What needs to be done: The answer must be an exact copy of every record below.

►

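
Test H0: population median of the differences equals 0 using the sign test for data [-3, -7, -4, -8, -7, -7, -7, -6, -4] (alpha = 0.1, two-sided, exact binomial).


Step 1: Discard zero differences. Original n = 9; n_eff = number of nonzero differences = 9.
Nonzero differences (with sign): -3, -7, -4, -8, -7, -7, -7, -6, -4
Step 2: Count signs: positive = 0, negative = 9.
Step 3: Under H0: P(positive) = 0.5, so the number of positives S ~ Bin(9, 0.5).
Step 4: Two-sided exact p-value = sum of Bin(9,0.5) probabilities at or below the observed probability = 0.003906.
Step 5: alpha = 0.1. reject H0.

n_eff = 9, pos = 0, neg = 9, p = 0.003906, reject H0.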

◄

Solved exercise:
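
Test H0: population median of the differences equals 0 using the sign test for data [-3, -7, -4, -8, -7, -7, -7, -6, -4] (alpha = 0.1, two-sided, exact binomial).


Step 1: Discard zero differences. Original n = 9; n_eff = number of nonzero differences = 9.
Nonzero differences (with sign): -3, -7, -4, -8, -7, -7, -7, -6, -4
Step 2: Count signs: positive = 0, negative = 9.
Step 3: Under H0: P(positive) = 0.5, so the number of positives S ~ Bin(9, 0.5).
Step 4: Two-sided exact p-value = sum of Bin(9,0.5) probabilities at or below the observed probability = 0.003906.
Step 5: alpha = 0.1. reject H0.

n_eff = 9, pos = 0, neg = 9, p = 0.003906, reject H0.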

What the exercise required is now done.